ACTIVITY:
Locate the line that contains "List every candidate" in the entries below, then repeat it and every following line through the line that contains "Reverse: 5'-TAAGTCCTCTAGACCCGTTAGACCC-3'", exactly, and no others.

•••

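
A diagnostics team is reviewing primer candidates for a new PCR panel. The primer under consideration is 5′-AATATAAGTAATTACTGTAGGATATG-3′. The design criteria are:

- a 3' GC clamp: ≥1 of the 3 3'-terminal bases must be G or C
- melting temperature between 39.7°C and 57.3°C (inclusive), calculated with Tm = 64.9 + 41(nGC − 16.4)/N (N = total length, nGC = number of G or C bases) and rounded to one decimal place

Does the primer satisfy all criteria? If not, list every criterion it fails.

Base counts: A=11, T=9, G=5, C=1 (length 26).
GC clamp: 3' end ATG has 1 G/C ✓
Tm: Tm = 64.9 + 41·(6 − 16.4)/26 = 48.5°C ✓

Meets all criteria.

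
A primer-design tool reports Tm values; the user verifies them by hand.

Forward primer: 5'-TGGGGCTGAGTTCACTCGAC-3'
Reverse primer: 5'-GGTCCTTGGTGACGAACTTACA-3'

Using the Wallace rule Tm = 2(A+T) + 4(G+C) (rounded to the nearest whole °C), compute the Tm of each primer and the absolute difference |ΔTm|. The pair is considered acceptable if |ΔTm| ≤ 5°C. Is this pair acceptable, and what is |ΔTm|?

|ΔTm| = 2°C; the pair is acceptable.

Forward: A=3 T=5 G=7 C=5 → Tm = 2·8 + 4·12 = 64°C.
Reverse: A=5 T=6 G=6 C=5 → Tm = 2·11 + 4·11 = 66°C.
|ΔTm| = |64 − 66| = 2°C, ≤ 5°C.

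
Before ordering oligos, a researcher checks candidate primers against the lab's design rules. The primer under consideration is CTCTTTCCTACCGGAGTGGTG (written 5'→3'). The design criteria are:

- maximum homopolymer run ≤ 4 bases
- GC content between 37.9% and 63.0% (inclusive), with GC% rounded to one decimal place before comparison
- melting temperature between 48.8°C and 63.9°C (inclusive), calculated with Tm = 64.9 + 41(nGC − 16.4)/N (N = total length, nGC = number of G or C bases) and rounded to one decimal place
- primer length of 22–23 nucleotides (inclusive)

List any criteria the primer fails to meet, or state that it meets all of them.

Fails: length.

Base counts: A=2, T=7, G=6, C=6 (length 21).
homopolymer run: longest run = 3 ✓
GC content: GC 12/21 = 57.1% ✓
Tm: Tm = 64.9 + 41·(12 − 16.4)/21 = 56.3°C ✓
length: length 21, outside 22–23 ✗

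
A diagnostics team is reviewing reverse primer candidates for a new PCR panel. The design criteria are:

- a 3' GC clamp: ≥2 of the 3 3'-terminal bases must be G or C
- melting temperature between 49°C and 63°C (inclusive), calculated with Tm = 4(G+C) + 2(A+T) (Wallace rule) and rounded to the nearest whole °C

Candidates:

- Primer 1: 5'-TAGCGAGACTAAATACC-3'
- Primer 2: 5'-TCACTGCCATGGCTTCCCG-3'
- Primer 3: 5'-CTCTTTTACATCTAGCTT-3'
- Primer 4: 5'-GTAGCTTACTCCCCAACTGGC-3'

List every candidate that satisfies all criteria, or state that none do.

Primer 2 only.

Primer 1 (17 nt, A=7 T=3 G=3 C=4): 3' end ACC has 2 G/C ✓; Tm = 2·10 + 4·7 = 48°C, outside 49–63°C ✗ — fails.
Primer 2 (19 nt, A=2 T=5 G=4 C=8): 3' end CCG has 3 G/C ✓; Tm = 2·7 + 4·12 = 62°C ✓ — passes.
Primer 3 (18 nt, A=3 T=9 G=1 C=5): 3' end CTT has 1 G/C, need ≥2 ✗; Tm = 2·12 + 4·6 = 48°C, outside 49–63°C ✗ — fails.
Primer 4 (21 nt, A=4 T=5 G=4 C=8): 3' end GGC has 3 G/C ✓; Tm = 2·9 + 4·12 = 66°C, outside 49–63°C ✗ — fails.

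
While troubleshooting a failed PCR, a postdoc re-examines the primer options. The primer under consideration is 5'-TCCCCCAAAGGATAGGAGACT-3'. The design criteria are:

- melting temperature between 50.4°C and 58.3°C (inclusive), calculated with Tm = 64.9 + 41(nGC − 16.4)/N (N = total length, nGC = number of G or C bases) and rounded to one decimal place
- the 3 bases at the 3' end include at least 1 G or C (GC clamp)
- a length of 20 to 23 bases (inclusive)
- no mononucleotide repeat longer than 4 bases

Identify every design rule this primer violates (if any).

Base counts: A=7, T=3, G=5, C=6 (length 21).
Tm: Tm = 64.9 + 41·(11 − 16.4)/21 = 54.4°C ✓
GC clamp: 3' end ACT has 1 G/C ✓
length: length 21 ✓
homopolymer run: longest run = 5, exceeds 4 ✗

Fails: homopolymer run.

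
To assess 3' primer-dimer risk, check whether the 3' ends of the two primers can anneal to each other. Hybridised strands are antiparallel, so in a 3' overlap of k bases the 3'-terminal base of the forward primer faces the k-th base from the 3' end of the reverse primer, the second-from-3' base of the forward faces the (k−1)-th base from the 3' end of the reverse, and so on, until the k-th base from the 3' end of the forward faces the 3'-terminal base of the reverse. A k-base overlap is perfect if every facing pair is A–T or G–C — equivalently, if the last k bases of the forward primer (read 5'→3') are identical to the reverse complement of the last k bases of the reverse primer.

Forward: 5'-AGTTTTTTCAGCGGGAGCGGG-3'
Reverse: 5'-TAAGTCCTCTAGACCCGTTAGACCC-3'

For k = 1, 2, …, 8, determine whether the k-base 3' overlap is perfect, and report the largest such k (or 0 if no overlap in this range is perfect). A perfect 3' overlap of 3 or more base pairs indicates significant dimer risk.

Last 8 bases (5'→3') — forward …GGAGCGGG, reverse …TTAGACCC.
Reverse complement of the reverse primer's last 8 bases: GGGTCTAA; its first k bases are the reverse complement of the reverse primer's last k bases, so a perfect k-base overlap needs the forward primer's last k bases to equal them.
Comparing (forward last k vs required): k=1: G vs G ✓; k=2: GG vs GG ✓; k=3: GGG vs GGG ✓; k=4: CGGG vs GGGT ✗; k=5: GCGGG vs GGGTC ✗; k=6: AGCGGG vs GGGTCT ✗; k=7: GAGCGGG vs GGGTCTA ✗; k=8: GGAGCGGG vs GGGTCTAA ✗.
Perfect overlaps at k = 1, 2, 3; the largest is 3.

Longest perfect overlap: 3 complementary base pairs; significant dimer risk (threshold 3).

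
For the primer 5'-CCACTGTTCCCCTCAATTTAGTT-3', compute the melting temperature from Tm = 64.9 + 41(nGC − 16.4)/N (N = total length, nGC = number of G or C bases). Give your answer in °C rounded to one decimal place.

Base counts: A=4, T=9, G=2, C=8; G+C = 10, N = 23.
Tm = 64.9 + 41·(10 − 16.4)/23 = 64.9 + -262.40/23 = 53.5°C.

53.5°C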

•••

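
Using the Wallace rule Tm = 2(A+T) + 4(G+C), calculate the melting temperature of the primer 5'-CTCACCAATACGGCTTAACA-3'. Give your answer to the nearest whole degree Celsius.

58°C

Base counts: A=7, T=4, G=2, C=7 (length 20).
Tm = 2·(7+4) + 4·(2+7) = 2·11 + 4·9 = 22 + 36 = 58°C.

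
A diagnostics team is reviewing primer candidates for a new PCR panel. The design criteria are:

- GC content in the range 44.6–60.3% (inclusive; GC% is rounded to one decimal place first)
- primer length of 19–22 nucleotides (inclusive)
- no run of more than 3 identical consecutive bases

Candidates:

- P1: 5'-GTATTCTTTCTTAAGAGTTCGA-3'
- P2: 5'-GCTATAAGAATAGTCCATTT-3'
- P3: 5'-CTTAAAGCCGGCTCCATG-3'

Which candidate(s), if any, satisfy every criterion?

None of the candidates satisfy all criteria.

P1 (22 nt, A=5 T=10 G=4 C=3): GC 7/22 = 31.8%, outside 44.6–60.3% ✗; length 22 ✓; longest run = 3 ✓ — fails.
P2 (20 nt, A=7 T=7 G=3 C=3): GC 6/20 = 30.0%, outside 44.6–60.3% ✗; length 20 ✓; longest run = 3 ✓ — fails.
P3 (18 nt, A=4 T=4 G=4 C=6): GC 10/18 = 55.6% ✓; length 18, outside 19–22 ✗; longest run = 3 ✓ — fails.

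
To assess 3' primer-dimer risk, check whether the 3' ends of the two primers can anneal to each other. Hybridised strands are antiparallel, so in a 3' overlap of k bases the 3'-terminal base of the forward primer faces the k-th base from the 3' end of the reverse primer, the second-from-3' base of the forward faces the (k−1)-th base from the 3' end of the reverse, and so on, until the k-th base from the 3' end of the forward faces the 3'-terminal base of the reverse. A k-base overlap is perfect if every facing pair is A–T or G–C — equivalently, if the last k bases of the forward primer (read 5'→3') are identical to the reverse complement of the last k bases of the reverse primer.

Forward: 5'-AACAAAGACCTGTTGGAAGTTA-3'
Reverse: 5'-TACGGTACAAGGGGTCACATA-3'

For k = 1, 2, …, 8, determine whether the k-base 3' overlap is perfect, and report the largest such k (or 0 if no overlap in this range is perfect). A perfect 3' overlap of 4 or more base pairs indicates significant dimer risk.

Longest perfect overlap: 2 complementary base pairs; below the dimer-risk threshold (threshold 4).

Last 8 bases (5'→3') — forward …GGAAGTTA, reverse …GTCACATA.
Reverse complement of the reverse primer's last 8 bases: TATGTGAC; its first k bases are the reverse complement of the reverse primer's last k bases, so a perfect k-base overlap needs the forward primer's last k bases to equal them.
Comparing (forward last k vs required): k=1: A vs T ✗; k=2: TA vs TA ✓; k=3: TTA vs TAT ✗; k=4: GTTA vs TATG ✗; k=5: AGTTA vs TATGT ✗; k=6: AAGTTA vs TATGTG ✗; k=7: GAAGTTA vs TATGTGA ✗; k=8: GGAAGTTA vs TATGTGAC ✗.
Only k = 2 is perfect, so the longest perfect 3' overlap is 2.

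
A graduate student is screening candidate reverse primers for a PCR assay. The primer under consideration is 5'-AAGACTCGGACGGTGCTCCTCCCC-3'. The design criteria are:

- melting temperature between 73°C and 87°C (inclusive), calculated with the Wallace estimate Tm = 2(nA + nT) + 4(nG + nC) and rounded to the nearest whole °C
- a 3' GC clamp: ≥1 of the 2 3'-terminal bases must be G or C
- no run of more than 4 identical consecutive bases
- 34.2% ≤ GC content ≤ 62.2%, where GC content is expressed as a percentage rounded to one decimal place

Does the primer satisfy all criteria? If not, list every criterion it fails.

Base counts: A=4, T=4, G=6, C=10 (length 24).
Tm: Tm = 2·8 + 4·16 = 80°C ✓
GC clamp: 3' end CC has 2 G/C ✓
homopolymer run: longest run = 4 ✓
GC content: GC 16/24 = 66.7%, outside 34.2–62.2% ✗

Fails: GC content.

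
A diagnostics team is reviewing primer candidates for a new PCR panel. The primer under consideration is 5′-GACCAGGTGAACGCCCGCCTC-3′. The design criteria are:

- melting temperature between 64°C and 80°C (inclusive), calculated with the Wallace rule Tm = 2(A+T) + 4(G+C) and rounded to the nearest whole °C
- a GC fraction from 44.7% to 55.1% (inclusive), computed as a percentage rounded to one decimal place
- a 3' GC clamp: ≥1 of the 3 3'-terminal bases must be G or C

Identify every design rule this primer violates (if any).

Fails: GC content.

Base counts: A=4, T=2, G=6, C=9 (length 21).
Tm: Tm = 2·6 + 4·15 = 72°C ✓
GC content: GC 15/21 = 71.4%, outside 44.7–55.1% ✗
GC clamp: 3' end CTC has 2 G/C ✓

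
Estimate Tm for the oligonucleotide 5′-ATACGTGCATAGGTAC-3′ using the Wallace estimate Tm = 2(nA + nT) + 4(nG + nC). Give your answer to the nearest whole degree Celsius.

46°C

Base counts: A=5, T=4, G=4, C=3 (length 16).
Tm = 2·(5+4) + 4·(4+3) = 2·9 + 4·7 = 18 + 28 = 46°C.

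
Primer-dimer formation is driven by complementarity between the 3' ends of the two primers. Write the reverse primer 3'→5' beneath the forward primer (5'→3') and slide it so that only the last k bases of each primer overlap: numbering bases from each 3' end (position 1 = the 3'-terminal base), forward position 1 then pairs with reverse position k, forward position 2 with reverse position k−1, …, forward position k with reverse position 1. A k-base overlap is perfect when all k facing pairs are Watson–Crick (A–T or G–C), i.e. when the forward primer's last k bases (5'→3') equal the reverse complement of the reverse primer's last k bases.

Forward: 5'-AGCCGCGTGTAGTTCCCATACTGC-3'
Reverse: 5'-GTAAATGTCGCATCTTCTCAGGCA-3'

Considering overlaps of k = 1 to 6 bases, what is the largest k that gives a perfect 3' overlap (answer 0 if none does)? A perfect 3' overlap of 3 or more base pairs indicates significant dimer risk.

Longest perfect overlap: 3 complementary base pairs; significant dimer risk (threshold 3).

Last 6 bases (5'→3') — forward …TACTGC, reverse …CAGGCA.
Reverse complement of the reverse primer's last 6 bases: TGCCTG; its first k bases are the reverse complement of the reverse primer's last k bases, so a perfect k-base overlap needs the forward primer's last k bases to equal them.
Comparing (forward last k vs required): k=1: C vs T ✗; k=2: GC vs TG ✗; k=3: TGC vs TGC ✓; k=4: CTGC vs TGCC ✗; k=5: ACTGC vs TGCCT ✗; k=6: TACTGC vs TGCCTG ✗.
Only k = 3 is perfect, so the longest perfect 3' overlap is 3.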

•••

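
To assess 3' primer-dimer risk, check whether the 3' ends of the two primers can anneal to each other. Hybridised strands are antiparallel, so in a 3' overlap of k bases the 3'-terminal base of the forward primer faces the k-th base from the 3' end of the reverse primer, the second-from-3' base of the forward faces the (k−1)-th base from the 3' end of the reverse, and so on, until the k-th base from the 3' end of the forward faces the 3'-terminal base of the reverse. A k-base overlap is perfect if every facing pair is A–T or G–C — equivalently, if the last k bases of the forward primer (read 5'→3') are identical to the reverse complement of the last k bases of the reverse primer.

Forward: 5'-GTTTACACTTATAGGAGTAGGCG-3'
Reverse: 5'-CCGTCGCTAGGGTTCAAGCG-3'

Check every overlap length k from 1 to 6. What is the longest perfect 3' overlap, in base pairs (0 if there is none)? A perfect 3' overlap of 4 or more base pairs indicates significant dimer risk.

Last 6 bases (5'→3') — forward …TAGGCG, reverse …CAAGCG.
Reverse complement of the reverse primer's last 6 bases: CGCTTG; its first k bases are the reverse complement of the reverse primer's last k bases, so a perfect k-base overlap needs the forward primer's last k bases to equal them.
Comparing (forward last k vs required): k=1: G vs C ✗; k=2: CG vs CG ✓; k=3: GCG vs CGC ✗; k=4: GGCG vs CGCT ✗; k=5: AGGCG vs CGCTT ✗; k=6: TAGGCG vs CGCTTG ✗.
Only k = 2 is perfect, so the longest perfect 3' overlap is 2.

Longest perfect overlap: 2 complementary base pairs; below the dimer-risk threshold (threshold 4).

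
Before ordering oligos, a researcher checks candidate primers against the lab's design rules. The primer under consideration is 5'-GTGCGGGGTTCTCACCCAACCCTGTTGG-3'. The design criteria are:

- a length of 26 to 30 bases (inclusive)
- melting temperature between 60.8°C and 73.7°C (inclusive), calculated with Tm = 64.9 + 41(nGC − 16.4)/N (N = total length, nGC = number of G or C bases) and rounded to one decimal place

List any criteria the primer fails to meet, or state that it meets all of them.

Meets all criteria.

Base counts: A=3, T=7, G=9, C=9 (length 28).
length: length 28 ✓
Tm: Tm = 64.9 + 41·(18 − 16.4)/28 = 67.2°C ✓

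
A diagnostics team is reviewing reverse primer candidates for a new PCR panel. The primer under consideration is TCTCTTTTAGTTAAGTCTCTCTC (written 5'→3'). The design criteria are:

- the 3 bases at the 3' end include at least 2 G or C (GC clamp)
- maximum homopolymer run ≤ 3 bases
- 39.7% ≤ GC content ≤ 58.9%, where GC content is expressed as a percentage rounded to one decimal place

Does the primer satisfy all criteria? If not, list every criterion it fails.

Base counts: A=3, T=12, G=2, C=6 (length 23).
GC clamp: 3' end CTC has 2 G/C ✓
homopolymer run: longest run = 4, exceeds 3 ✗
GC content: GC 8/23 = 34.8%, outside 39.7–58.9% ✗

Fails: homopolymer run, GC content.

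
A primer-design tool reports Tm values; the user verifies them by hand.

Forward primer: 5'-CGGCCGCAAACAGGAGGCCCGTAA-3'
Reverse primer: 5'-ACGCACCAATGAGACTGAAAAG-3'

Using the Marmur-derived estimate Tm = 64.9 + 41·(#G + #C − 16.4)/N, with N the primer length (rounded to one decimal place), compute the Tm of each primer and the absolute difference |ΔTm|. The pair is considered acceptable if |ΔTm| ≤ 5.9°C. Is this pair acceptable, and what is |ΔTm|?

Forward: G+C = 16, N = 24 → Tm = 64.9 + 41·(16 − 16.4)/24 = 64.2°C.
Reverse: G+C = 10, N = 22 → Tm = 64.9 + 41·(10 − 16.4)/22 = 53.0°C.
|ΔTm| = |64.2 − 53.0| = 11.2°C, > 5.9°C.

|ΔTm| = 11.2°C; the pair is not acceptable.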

•••

EXERCISE ANSWER:
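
List every candidate that satisfies all criteria, or state that none do.

Primer 2 only.

Primer 1 (17 nt, A=7 T=3 G=3 C=4): 3' end ACC has 2 G/C ✓; Tm = 2·10 + 4·7 = 48°C, outside 49–63°C ✗ — fails.
Primer 2 (19 nt, A=2 T=5 G=4 C=8): 3' end CCG has 3 G/C ✓; Tm = 2·7 + 4·12 = 62°C ✓ — passes.
Primer 3 (18 nt, A=3 T=9 G=1 C=5): 3' end CTT has 1 G/C, need ≥2 ✗; Tm = 2·12 + 4·6 = 48°C, outside 49–63°C ✗ — fails.
Primer 4 (21 nt, A=4 T=5 G=4 C=8): 3' end GGC has 3 G/C ✓; Tm = 2·9 + 4·12 = 66°C, outside 49–63°C ✗ — fails.

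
While troubleshooting a failed PCR, a postdoc re-examines the primer options. The primer under consideration is 5'-TCCCCCAAAGGATAGGAGACT-3'. The design criteria are:

- melting temperature between 50.4°C and 58.3°C (inclusive), calculated with Tm = 64.9 + 41(nGC − 16.4)/N (N = total length, nGC = number of G or C bases) and rounded to one decimal place
- the 3 bases at the 3' end include at least 1 G or C (GC clamp)
- a length of 20 to 23 bases (inclusive)
- no mononucleotide repeat longer than 4 bases

Identify every design rule this primer violates (if any).

Base counts: A=7, T=3, G=5, C=6 (length 21).
Tm: Tm = 64.9 + 41·(11 − 16.4)/21 = 54.4°C ✓
GC clamp: 3' end ACT has 1 G/C ✓
length: length 21 ✓
homopolymer run: longest run = 5, exceeds 4 ✗

Fails: homopolymer run.

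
To assess 3' primer-dimer risk, check whether the 3' ends of the two primers can anneal to each other. Hybridised strands are antiparallel, so in a 3' overlap of k bases the 3'-terminal base of the forward primer faces the k-th base from the 3' end of the reverse primer, the second-from-3' base of the forward faces the (k−1)-th base from the 3' end of the reverse, and so on, until the k-th base from the 3' end of the forward faces the 3'-terminal base of the reverse. A k-base overlap is perfect if every facing pair is A–T or G–C — equivalently, if the last k bases of the forward primer (read 5'→3') are identical to the reverse complement of the last k bases of the reverse primer.

Forward: 5'-AGTTTTTTCAGCGGGAGCGGG-3'
Reverse: 5'-TAAGTCCTCTAGACCCGTTAGACCC-3'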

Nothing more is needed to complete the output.